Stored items
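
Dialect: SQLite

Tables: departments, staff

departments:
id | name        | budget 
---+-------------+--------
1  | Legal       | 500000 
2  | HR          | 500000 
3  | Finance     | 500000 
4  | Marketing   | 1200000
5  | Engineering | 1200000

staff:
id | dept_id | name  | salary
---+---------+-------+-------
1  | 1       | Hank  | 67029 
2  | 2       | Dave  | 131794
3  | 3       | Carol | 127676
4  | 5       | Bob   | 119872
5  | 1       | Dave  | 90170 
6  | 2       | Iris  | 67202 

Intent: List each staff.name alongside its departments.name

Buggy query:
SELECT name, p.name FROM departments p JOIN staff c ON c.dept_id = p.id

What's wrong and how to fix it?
Bug: Both tables have a 'name' column; the unqualified reference is ambiguous

Fix: Prefix ambiguous columns with the table alias

Corrected query:
SELECT c.name, p.name FROM departments p JOIN staff c ON c.dept_id = p.id

Result:
name  | name       
------+------------
Hank  | Legal      
Dave  | HR         
Carol | Finance    
Bob   | Engineering
Dave  | Legal      
Iris  | HR         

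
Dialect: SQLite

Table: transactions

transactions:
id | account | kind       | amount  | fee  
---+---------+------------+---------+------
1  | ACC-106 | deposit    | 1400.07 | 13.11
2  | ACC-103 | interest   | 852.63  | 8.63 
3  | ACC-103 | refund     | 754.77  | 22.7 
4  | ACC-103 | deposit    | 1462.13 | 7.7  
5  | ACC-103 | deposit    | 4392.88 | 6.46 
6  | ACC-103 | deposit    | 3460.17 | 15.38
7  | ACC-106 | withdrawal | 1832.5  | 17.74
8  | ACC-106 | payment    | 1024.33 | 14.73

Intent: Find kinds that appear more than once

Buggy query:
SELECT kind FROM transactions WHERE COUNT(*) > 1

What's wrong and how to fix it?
Bug: WHERE can't reference COUNT(*); aggregates are computed after WHERE

Fix: Group first, then use HAVING for the count condition

Corrected query:
SELECT kind FROM transactions GROUP BY kind HAVING COUNT(*) > 1

Result:
kind   
-------
deposit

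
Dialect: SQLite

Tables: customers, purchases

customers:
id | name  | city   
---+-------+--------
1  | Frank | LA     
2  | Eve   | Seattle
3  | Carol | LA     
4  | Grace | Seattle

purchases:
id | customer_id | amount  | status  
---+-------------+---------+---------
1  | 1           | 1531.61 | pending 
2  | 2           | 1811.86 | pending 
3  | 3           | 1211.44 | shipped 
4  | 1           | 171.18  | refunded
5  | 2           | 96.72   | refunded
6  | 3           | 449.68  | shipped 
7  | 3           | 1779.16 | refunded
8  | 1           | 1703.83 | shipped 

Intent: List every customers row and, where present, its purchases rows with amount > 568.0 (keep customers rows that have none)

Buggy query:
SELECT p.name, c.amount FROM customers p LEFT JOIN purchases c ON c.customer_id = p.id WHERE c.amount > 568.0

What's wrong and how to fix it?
Bug: A WHERE condition on the right-hand table after LEFT JOIN drops unmatched parents

Fix: Put 'c.amount > 568.0' in the JOIN's ON clause instead of WHERE

Corrected query:
SELECT p.name, c.amount FROM customers p LEFT JOIN purchases c ON c.customer_id = p.id AND c.amount > 568.0

Result:
name  | amount 
------+--------
Frank | 1531.61
Frank | 1703.83
Eve   | 1811.86
Carol | 1211.44
Carol | 1779.16
Grace | NULL   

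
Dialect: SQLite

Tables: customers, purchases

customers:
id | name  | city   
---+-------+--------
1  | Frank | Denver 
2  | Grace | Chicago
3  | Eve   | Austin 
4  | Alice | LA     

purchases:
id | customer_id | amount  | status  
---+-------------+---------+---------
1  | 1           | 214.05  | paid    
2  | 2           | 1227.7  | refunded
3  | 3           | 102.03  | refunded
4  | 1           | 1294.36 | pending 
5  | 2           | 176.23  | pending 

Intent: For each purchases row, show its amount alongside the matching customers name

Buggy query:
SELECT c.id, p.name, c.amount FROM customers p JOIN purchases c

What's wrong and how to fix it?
Bug: Missing join condition: each purchases row is matched to all customers rows instead of just its own

Fix: Specify the join condition linking the foreign key to the parent id

Corrected query:
SELECT c.id, p.name, c.amount FROM customers p JOIN purchases c ON c.customer_id = p.id

Result:
id | name  | amount 
---+-------+--------
1  | Frank | 214.05 
2  | Grace | 1227.7 
3  | Eve   | 102.03 
4  | Frank | 1294.36
5  | Grace | 176.23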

# Directions for this task
Which lines in the records contain the word "that"? Copy each one.

# Finished exercise
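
Intent: Find kinds that appear more than once
Intent: List every customers row and, where present, its purchases rows with amount > 568.0 (keep customers rows that have none)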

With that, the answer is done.